Activity: Scan the records below and report how many lines contain the word "following", giving the number by itself.
- - -
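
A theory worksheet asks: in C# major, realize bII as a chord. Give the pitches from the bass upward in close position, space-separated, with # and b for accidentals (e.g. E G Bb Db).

D F# A

Scale degree 2 in C# major is D#; lowering it a half step gives D. bII is the Neapolitan chord — a major triad on the lowered second degree.
So the chord is D-F#-A.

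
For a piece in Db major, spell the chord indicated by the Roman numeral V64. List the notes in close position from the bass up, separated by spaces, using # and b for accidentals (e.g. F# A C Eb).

The numeral's case and figure indicate a major triad. In Db major its root, the dominant, is Ab.
That chord is spelled Ab-C-Eb.
With the 64 figure the chord is in second inversion; from the bass Eb upward in close position it reads Eb-Ab-C.

Eb Ab C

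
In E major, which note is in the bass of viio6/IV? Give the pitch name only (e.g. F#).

The applied chord viio6/IV is rooted on G#: G#-B-D.
The figure 6 means first inversion — the third is in the bass.

B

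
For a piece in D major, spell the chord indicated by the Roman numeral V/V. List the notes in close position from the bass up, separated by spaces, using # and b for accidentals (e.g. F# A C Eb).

The slash means an applied dominant: we want the dominant of V. In D major, V is A major, and its dominant is built on E.
Building a major triad on E gives E-G#-B.

E G# B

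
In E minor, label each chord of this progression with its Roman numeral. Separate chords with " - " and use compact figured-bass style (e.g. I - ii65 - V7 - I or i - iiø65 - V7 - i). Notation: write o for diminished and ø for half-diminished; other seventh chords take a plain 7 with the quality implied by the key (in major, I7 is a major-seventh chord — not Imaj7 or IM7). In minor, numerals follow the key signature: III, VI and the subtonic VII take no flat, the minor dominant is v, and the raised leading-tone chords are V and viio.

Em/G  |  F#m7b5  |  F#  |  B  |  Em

i6 - iiø7 - V/V - V - i

Em/G: minor triad on E = scale degree 1 → i6.
F#m7b5 has root F#, degree 2 in E minor, so iiø7.
F#: chromatic; F# is V of V, so V/V.
B: major triad on B = scale degree 5 → V.
Em has root E, degree 1 in E minor, so i.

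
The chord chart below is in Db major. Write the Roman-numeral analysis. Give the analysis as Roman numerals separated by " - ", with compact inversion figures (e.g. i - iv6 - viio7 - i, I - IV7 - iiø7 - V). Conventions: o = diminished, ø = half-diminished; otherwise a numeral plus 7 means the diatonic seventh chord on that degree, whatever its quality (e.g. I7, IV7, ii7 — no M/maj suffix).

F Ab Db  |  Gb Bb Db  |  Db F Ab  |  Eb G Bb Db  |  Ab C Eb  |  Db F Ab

F-Ab-Db has root Db, degree 1 in Db major, so I6.
Gb-Bb-Db: root Gb is the subdominant; major triad there is IV.
Db-F-Ab: major triad on Db = scale degree 1 → I.
Eb-G-Bb-Db: a dominant seventh chord on Eb, the applied dominant of V → V7/V.
Ab-C-Eb: root Ab is the dominant; major triad there is V.
Db-F-Ab has root Db, degree 1 in Db major, so I.

I6 - IV - I - V7/V - V - I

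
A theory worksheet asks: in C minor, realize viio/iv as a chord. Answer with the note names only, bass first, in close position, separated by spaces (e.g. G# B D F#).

E G Bb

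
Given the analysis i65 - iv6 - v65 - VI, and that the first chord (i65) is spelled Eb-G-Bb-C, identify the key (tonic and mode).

C minor

i65 is given as Eb-G-Bb-C — a minor seventh chord with root C.
If C is scale degree 1 and the mode makes that degree carry a minor seventh chord, the tonic is C and the mode is minor.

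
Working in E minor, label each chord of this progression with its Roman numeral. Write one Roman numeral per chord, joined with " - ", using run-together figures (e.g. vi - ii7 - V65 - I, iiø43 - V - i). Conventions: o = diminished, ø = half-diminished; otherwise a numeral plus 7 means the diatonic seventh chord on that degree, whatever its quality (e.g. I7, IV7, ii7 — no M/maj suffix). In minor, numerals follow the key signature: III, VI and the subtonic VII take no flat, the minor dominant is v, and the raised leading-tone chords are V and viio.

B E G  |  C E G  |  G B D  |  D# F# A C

i64 - VI - III - viio7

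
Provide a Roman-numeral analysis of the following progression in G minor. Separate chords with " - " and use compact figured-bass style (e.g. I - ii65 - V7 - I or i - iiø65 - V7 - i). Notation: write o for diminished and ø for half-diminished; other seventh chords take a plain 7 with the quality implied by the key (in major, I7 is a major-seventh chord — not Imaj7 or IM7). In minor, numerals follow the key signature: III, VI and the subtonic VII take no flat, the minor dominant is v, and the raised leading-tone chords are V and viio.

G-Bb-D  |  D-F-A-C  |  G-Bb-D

G-Bb-D has root G, degree 1 in G minor, so i.
D-F-A-C has root D, degree 5 in G minor, so v7.
G-Bb-D: minor triad on G = scale degree 1 → i.

i - v7 - i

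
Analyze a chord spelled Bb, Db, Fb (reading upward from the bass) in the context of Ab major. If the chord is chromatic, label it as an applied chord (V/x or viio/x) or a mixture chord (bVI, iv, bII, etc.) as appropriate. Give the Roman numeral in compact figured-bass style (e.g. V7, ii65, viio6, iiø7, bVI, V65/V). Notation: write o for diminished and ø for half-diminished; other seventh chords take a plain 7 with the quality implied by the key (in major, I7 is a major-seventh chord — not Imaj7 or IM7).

Stacked in thirds the chord is Bb-Db-Fb: a diminished triad on Bb.
Bb is the second degree of Ab major. This is the diminished supertonic triad, borrowed from the parallel minor.

iio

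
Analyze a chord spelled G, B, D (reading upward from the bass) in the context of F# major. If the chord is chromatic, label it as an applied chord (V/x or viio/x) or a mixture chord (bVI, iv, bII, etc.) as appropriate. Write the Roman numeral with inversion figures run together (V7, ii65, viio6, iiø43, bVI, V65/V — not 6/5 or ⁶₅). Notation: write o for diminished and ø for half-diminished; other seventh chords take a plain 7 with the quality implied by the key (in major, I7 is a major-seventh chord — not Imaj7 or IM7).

bII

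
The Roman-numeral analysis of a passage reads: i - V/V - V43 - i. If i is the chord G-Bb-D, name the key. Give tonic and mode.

G minor

The chord Gm is a minor triad rooted on G; its label is i.
If G is scale degree 1 and the mode makes that degree carry a minor triad, the tonic is G and the mode is minor.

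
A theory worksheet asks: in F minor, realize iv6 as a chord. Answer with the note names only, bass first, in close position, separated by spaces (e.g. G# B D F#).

Db F Bb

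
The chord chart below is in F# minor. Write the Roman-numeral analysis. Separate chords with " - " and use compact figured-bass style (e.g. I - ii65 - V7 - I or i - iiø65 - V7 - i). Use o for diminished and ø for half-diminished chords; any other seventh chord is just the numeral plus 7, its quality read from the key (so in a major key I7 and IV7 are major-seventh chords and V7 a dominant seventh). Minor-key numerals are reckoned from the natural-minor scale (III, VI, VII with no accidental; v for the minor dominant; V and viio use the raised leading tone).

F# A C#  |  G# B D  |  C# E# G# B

i - iio - V7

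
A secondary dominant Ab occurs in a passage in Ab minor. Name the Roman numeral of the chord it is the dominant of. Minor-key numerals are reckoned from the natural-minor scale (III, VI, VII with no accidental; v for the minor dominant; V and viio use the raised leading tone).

iv

The chord is a major triad on Ab.
A dominant resolves down a perfect fifth: Ab → Db. In Ab minor, Db is scale degree 4, i.e. iv.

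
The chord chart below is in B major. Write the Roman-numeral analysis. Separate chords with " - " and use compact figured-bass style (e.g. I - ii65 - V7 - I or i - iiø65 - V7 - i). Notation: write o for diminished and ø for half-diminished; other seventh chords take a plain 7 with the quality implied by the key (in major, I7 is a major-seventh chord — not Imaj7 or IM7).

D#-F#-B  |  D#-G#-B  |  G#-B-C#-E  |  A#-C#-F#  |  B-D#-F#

I6 - vi64 - ii43 - V6 - I

D#-F#-B has root B, degree 1 in B major, so I6.
D#-G#-B: root G# is the submediant; minor triad there is vi64.
G#-B-C#-E: minor seventh chord on C# = scale degree 2 → ii43.
A#-C#-F# has root F#, degree 5 in B major, so V6.
B-D#-F#: major triad on B = scale degree 1 → I.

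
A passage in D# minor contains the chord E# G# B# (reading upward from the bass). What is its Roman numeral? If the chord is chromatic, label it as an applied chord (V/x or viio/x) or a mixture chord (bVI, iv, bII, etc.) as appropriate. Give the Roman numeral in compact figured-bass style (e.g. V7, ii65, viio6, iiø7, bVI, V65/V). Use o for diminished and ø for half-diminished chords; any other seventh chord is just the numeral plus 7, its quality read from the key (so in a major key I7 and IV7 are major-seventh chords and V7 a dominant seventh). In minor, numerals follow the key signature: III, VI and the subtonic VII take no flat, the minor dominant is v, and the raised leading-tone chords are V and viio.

The pitches E#-G#-B# form a minor triad rooted on E#.
E# is the second degree of D# minor. This is the minor supertonic, borrowed from the parallel major (the Dorian ii).

ii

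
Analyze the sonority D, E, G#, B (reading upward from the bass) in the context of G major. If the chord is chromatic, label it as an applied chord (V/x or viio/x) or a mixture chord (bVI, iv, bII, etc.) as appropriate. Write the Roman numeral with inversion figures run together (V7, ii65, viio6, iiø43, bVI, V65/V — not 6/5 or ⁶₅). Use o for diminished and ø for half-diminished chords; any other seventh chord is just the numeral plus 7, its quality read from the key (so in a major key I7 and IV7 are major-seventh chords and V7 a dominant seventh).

V42/ii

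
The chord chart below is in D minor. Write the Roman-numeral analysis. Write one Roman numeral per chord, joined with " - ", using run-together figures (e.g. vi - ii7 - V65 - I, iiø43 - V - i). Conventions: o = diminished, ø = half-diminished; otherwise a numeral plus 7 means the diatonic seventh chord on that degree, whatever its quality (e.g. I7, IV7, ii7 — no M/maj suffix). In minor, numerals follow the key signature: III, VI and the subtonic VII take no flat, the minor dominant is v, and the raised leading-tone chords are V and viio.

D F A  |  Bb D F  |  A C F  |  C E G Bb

i - VI - III6 - VII7

D-F-A: minor triad on D = scale degree 1 → i.
Bb-D-F: root Bb is the submediant; major triad there is VI.
A-C-F has root F, degree 3 in D minor, so III6.
C-E-G-Bb: dominant seventh chord on C = scale degree 7 → VII7.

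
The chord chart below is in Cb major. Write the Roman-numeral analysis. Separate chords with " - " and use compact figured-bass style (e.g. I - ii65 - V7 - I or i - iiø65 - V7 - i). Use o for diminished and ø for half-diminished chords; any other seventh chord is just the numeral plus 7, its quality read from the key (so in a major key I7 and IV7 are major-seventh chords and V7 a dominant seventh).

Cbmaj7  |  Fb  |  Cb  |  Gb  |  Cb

I7 - IV - I - V - I

Cbmaj7: root Cb is the tonic; major seventh chord there is I7.
Fb: major triad on Fb = scale degree 4 → IV.
Cb: root Cb is the tonic; major triad there is I.
Gb has root Gb, degree 5 in Cb major, so V.
Cb: major triad on Cb = scale degree 1 → I.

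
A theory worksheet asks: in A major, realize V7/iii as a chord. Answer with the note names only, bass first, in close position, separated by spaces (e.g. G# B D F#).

G# B# D# F#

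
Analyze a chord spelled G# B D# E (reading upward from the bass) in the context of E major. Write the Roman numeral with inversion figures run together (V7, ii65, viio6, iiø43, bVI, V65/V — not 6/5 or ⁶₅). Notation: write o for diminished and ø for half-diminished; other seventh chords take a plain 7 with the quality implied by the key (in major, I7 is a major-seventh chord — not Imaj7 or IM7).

I65

Stacked in thirds the chord is E-G#-B-D#: a major seventh chord on E.
E is scale degree 1 in E major, and a major seventh chord on that degree is written I7.
With G# in the bass the chord is in first inversion, so the figured bass is 65.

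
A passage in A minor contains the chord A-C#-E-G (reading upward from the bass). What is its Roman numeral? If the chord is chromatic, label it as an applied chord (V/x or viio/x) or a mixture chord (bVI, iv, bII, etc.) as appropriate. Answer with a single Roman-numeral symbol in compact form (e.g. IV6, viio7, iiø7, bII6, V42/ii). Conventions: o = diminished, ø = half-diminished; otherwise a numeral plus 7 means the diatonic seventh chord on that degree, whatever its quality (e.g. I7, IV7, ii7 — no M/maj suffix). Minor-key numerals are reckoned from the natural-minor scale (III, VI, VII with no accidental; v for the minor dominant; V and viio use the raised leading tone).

Stacked in thirds the chord is A-C#-E-G: a dominant seventh chord on A.
A is not a diatonic chord root with this quality in A minor, but it lies a perfect fifth above D (iv), so the chord functions as an applied dominant of iv.

V7/iv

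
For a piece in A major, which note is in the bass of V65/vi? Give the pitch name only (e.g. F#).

E#

The applied chord V65/vi is rooted on C#: C#-E#-G#-B.
The figure 65 means first inversion — the third is in the bass.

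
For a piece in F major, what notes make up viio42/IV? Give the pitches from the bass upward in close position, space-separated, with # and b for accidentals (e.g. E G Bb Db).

viio42/IV is a secondary leading-tone chord. The target IV is Bb in F major; the applied chord is rooted a semitone below, on A.
Building a fully diminished seventh chord on A gives A-C-Eb-Gb.
With the 42 figure the chord is in third inversion; from the bass Gb upward in close position it reads Gb-A-C-Eb.

Gb A C Eb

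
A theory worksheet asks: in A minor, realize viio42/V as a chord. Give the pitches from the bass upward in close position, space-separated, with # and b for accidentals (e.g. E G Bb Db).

viio42/V is a secondary leading-tone chord. The target V is E in A minor; the applied chord is rooted a semitone below, on D#.
Building a fully diminished seventh chord on D# gives D#-F#-A-C.
With the 42 figure the chord is in third inversion; from the bass C upward in close position it reads C-D#-F#-A.

C D# F# A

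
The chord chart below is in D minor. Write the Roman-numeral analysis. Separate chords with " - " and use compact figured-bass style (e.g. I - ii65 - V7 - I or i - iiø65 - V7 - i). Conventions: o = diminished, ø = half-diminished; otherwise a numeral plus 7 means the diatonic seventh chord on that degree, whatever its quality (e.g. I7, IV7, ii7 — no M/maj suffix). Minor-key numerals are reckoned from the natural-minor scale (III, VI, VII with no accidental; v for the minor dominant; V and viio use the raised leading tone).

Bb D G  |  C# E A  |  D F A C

Bb-D-G has root G, degree 4 in D minor, so iv6.
C#-E-A: major triad on A = scale degree 5 → V6.
D-F-A-C: minor seventh chord on D = scale degree 1 → i7.

iv6 - V6 - i7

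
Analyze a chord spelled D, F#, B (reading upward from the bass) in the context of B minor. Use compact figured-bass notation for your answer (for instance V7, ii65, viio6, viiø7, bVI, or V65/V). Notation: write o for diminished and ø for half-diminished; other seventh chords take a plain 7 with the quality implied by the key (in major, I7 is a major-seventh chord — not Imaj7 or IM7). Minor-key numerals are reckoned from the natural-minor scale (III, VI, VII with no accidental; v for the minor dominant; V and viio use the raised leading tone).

i6

Stacked in thirds the chord is B-D-F#: a minor triad on B.
In B minor, B is the tonic; the diatonic minor triad there is i.
With D in the bass the chord is in first inversion, so the figured bass is 6.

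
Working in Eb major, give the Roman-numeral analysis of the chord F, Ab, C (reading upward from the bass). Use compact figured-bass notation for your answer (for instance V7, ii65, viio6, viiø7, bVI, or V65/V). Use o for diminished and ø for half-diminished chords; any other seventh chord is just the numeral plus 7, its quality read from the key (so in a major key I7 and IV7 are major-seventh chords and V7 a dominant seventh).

The pitches F-Ab-C form a minor triad rooted on F.
F is scale degree 2 in Eb major, and a minor triad on that degree is written ii.

ii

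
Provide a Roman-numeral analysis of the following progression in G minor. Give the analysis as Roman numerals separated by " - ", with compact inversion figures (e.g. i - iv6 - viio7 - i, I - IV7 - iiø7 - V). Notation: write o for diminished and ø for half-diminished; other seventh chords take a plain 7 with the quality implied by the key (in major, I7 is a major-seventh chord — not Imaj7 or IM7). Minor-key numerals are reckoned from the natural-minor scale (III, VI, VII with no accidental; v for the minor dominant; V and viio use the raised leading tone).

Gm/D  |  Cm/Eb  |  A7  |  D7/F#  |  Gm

Gm/D has root G, degree 1 in G minor, so i64.
Cm/Eb: root C is the subdominant; minor triad there is iv6.
A7: a dominant seventh chord on A, the applied dominant of V → V7/V.
D7/F# has root D, degree 5 in G minor, so V65.
Gm has root G, degree 1 in G minor, so i.

i64 - iv6 - V7/V - V65 - i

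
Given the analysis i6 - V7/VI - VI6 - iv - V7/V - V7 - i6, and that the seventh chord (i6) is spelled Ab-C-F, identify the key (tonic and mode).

i6 is given as Ab-C-F — a minor triad with root F.
If F is scale degree 1 and the mode makes that degree carry a minor triad, the tonic is F and the mode is minor.

F minor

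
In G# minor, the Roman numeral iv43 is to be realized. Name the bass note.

iv in G# minor has root C#; the chord is C#-E-G#-B.
The figure 43 means second inversion — the fifth is in the bass.

G#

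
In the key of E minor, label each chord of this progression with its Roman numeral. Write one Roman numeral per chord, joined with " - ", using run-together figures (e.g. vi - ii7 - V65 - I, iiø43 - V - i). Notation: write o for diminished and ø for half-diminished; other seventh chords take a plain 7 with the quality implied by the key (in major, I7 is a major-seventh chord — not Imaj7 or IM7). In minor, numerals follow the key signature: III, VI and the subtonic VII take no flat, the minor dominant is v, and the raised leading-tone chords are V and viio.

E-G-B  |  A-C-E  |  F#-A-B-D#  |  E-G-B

E-G-B has root E, degree 1 in E minor, so i.
A-C-E has root A, degree 4 in E minor, so iv.
F#-A-B-D#: root B is the dominant; dominant seventh chord there is V43.
E-G-B: root E is the tonic; minor triad there is i.

i - iv - V43 - i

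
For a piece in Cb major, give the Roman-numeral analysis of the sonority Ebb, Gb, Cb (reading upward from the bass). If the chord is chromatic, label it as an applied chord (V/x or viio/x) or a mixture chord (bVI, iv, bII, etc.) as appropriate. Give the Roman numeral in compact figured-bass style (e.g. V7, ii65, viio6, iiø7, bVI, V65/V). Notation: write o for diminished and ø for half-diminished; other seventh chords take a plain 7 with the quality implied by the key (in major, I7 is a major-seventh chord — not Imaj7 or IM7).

i6

The pitches Cb-Ebb-Gb form a minor triad rooted on Cb.
Cb is the first degree of Cb major. This is the minor tonic, borrowed from the parallel minor.
With Ebb in the bass the chord is in first inversion, so the figured bass is 6.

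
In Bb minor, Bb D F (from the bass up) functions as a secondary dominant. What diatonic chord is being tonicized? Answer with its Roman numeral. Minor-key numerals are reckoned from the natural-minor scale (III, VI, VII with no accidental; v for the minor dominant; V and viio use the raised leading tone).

The chord is a major triad on Bb.
A dominant resolves down a perfect fifth: Bb → Eb. In Bb minor, Eb is scale degree 4, i.e. iv.

iv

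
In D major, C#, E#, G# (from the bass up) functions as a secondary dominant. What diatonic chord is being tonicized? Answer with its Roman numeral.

The chord is a major triad on C#.
A dominant resolves down a perfect fifth: C# → F#. In D major, F# is scale degree 3, i.e. iii.

iii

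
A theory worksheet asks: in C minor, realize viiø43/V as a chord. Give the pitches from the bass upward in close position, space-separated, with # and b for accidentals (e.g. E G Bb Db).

C E F# A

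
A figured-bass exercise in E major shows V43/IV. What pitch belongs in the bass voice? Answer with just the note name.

B

The applied chord V43/IV is rooted on E: E-G#-B-D.
The figure 43 means second inversion — the fifth is in the bass.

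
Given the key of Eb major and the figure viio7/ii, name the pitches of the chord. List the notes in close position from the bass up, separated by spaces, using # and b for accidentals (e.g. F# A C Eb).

viio7/ii is a secondary leading-tone chord. The target ii is F in Eb major; the applied chord is rooted a semitone below, on E.
Building a fully diminished seventh chord on E gives E-G-Bb-Db.

E G Bb Db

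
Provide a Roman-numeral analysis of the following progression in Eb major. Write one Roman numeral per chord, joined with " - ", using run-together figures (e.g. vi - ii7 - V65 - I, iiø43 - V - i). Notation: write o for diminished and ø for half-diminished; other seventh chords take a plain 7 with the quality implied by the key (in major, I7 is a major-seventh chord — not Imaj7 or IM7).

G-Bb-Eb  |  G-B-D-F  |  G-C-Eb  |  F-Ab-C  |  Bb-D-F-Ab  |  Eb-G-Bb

I6 - V7/vi - vi64 - ii - V7 - I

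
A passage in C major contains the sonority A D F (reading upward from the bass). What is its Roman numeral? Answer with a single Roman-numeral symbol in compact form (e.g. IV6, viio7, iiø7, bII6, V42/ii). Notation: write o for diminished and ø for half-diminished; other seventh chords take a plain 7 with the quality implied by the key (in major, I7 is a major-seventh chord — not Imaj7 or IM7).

ii64

Stacked in thirds the chord is D-F-A: a minor triad on D.
D is scale degree 2 in C major, and a minor triad on that degree is written ii.
With A in the bass the chord is in second inversion, so the figured bass is 64.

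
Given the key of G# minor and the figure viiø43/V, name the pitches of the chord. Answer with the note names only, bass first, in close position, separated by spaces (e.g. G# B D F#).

The slash marks an applied leading-tone chord: viio of V. In G# minor, V is D#, so the leading tone to it is C##, a half step below.
Building a half-diminished seventh chord on C## gives C##-E#-G#-B#.
With the 43 figure the chord is in second inversion; from the bass G# upward in close position it reads G#-B#-C##-E#.

G# B# C## E#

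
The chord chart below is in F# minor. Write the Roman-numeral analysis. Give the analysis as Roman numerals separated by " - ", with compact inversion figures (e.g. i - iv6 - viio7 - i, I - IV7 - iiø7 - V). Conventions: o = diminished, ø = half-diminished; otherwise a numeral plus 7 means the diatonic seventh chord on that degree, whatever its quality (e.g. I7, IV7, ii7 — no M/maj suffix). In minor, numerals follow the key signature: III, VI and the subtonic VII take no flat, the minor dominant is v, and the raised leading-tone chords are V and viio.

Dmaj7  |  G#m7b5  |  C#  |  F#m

Dmaj7: major seventh chord on D = scale degree 6 → VI7.
G#m7b5 has root G#, degree 2 in F# minor, so iiø7.
C#: major triad on C# = scale degree 5 → V.
F#m: minor triad on F# = scale degree 1 → i.

VI7 - iiø7 - V - i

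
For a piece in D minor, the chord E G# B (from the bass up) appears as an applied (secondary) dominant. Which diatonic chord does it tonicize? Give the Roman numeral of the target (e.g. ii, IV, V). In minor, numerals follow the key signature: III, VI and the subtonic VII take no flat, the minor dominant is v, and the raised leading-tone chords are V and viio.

V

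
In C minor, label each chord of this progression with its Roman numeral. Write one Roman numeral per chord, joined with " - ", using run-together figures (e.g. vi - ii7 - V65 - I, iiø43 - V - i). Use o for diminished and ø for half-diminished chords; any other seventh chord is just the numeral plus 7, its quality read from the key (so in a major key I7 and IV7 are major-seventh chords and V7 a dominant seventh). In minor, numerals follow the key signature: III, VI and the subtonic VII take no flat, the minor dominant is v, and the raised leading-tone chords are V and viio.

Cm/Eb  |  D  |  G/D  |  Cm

Cm/Eb has root C, degree 1 in C minor, so i6.
D: a major triad on D, the applied dominant of V → V/V.
G/D: major triad on G = scale degree 5 → V64.
Cm: minor triad on C = scale degree 1 → i.

i6 - V/V - V64 - i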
- - -
Final answer: 3